Type each record below again, with the same words.

^^^^

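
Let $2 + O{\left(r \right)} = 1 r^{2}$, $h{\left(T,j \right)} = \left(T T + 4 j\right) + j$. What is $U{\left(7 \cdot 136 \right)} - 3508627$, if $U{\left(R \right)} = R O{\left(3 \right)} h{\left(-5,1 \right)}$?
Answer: $-3308707$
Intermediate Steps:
$h{\left(T,j \right)} = T^{2} + 5 j$ ($h{\left(T,j \right)} = \left(T^{2} + 4 j\right) + j = T^{2} + 5 j$)
$O{\left(r \right)} = -2 + r^{2}$ ($O{\left(r \right)} = -2 + 1 r^{2} = -2 + r^{2}$)
$U{\left(R \right)} = 210 R$ ($U{\left(R \right)} = R \left(-2 + 3^{2}\right) \left(\left(-5\right)^{2} + 5 \cdot 1\right) = R \left(-2 + 9\right) \left(25 + 5\right) = R 7 \cdot 30 = 7 R 30 = 210 R$)
$U{\left(7 \cdot 136 \right)} - 3508627 = 210 \cdot 7 \cdot 136 - 3508627 = 210 \cdot 952 - 3508627 = 199920 - 3508627 = -3308707$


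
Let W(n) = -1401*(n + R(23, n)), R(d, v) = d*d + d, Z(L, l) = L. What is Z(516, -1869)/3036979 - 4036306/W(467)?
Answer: 12258913210978/4335648923001 ≈ 2.8275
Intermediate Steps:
R(d, v) = d + d² (R(d, v) = d² + d = d + d²)
W(n) = -773352 - 1401*n (W(n) = -1401*(n + 23*(1 + 23)) = -1401*(n + 23*24) = -1401*(n + 552) = -1401*(552 + n) = -773352 - 1401*n)
Z(516, -1869)/3036979 - 4036306/W(467) = 516/3036979 - 4036306/(-773352 - 1401*467) = 516*(1/3036979) - 4036306/(-773352 - 654267) = 516/3036979 - 4036306/(-1427619) = 516/3036979 - 4036306*(-1/1427619) = 516/3036979 + 4036306/1427619 = 12258913210978/4335648923001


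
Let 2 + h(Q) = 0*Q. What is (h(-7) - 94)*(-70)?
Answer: 6720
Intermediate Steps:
h(Q) = -2 (h(Q) = -2 + 0*Q = -2 + 0 = -2)
(h(-7) - 94)*(-70) = (-2 - 94)*(-70) = -96*(-70) = 6720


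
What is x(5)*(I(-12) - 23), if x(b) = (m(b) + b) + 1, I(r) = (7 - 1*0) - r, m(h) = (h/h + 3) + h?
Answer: -60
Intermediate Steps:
m(h) = 4 + h (m(h) = (1 + 3) + h = 4 + h)
I(r) = 7 - r (I(r) = (7 + 0) - r = 7 - r)
x(b) = 5 + 2*b (x(b) = ((4 + b) + b) + 1 = (4 + 2*b) + 1 = 5 + 2*b)
x(5)*(I(-12) - 23) = (5 + 2*5)*((7 - 1*(-12)) - 23) = (5 + 10)*((7 + 12) - 23) = 15*(19 - 23) = 15*(-4) = -60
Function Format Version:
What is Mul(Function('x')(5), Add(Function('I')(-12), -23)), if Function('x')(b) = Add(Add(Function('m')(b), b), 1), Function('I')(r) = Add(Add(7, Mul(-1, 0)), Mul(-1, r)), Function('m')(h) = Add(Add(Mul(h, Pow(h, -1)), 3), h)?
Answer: -60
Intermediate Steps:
Function('m')(h) = Add(4, h) (Function('m')(h) = Add(Add(1, 3), h) = Add(4, h))
Function('I')(r) = Add(7, Mul(-1, r)) (Function('I')(r) = Add(Add(7, 0), Mul(-1, r)) = Add(7, Mul(-1, r)))
Function('x')(b) = Add(5, Mul(2, b)) (Function('x')(b) = Add(Add(Add(4, b), b), 1) = Add(Add(4, Mul(2, b)), 1) = Add(5, Mul(2, b)))
Mul(Function('x')(5), Add(Function('I')(-12), -23)) = Mul(Add(5, Mul(2, 5)), Add(Add(7, Mul(-1, -12)), -23)) = Mul(Add(5, 10), Add(Add(7, 12), -23)) = Mul(15, Add(19, -23)) = Mul(15, -4) = -60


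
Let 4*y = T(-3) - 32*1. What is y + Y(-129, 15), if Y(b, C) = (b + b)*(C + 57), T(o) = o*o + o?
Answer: -37165/2 ≈ -18583.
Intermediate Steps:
T(o) = o + o**2 (T(o) = o**2 + o = o + o**2)
Y(b, C) = 2*b*(57 + C) (Y(b, C) = (2*b)*(57 + C) = 2*b*(57 + C))
y = -13/2 (y = (-3*(1 - 3) - 32*1)/4 = (-3*(-2) - 32)/4 = (6 - 32)/4 = (1/4)*(-26) = -13/2 ≈ -6.5000)
y + Y(-129, 15) = -13/2 + 2*(-129)*(57 + 15) = -13/2 + 2*(-129)*72 = -13/2 - 18576 = -37165/2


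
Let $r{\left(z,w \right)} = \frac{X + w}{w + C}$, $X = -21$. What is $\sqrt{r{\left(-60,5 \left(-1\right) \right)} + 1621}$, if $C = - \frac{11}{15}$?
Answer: $\frac{\sqrt{3005614}}{43} \approx 40.318$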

^^^^

Answer to this task |
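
Let $2 + O{\left(r \right)} = 1 r^{2}$, $h{\left(T,j \right)} = \left(T T + 4 j\right) + j$. What is $U{\left(7 \cdot 136 \right)} - 3508627$, if $U{\left(R \right)} = R O{\left(3 \right)} h{\left(-5,1 \right)}$?
Answer: $-3308707$
Intermediate Steps:
$h{\left(T,j \right)} = T^{2} + 5 j$ ($h{\left(T,j \right)} = \left(T^{2} + 4 j\right) + j = T^{2} + 5 j$)
$O{\left(r \right)} = -2 + r^{2}$ ($O{\left(r \right)} = -2 + 1 r^{2} = -2 + r^{2}$)
$U{\left(R \right)} = 210 R$ ($U{\left(R \right)} = R \left(-2 + 3^{2}\right) \left(\left(-5\right)^{2} + 5 \cdot 1\right) = R \left(-2 + 9\right) \left(25 + 5\right) = R 7 \cdot 30 = 7 R 30 = 210 R$)
$U{\left(7 \cdot 136 \right)} - 3508627 = 210 \cdot 7 \cdot 136 - 3508627 = 210 \cdot 952 - 3508627 = 199920 - 3508627 = -3308707$


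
Let W(n) = -1401*(n + R(23, n)), R(d, v) = d*d + d, Z(L, l) = L. What is Z(516, -1869)/3036979 - 4036306/W(467)?
Answer: 12258913210978/4335648923001 ≈ 2.8275
Intermediate Steps:
R(d, v) = d + d² (R(d, v) = d² + d = d + d²)
W(n) = -773352 - 1401*n (W(n) = -1401*(n + 23*(1 + 23)) = -1401*(n + 23*24) = -1401*(n + 552) = -1401*(552 + n) = -773352 - 1401*n)
Z(516, -1869)/3036979 - 4036306/W(467) = 516/3036979 - 4036306/(-773352 - 1401*467) = 516*(1/3036979) - 4036306/(-773352 - 654267) = 516/3036979 - 4036306/(-1427619) = 516/3036979 - 4036306*(-1/1427619) = 516/3036979 + 4036306/1427619 = 12258913210978/4335648923001


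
Let 2 + h(Q) = 0*Q. What is (h(-7) - 94)*(-70)?
Answer: 6720
Intermediate Steps:
h(Q) = -2 (h(Q) = -2 + 0*Q = -2 + 0 = -2)
(h(-7) - 94)*(-70) = (-2 - 94)*(-70) = -96*(-70) = 6720


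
What is x(5)*(I(-12) - 23), if x(b) = (m(b) + b) + 1, I(r) = (7 - 1*0) - r, m(h) = (h/h + 3) + h?
Answer: -60
Intermediate Steps:
m(h) = 4 + h (m(h) = (1 + 3) + h = 4 + h)
I(r) = 7 - r (I(r) = (7 + 0) - r = 7 - r)
x(b) = 5 + 2*b (x(b) = ((4 + b) + b) + 1 = (4 + 2*b) + 1 = 5 + 2*b)
x(5)*(I(-12) - 23) = (5 + 2*5)*((7 - 1*(-12)) - 23) = (5 + 10)*((7 + 12) - 23) = 15*(19 - 23) = 15*(-4) = -60
Function Format Version:
What is Mul(Function('x')(5), Add(Function('I')(-12), -23)), if Function('x')(b) = Add(Add(Function('m')(b), b), 1), Function('I')(r) = Add(Add(7, Mul(-1, 0)), Mul(-1, r)), Function('m')(h) = Add(Add(Mul(h, Pow(h, -1)), 3), h)?
Answer: -60
Intermediate Steps:
Function('m')(h) = Add(4, h) (Function('m')(h) = Add(Add(1, 3), h) = Add(4, h))
Function('I')(r) = Add(7, Mul(-1, r)) (Function('I')(r) = Add(Add(7, 0), Mul(-1, r)) = Add(7, Mul(-1, r)))
Function('x')(b) = Add(5, Mul(2, b)) (Function('x')(b) = Add(Add(Add(4, b), b), 1) = Add(Add(4, Mul(2, b)), 1) = Add(5, Mul(2, b)))
Mul(Function('x')(5), Add(Function('I')(-12), -23)) = Mul(Add(5, Mul(2, 5)), Add(Add(7, Mul(-1, -12)), -23)) = Mul(Add(5, 10), Add(Add(7, 12), -23)) = Mul(15, Add(19, -23)) = Mul(15, -4) = -60


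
Let 4*y = T(-3) - 32*1. What is y + Y(-129, 15), if Y(b, C) = (b + b)*(C + 57), T(o) = o*o + o?
Answer: -37165/2 ≈ -18583.
Intermediate Steps:
T(o) = o + o**2 (T(o) = o**2 + o = o + o**2)
Y(b, C) = 2*b*(57 + C) (Y(b, C) = (2*b)*(57 + C) = 2*b*(57 + C))
y = -13/2 (y = (-3*(1 - 3) - 32*1)/4 = (-3*(-2) - 32)/4 = (6 - 32)/4 = (1/4)*(-26) = -13/2 ≈ -6.5000)
y + Y(-129, 15) = -13/2 + 2*(-129)*(57 + 15) = -13/2 + 2*(-129)*72 = -13/2 - 18576 = -37165/2


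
Let $r{\left(z,w \right)} = \frac{X + w}{w + C}$, $X = -21$. What is $\sqrt{r{\left(-60,5 \left(-1\right) \right)} + 1621}$, if $C = - \frac{11}{15}$?
Answer: $\frac{\sqrt{3005614}}{43} \approx 40.318$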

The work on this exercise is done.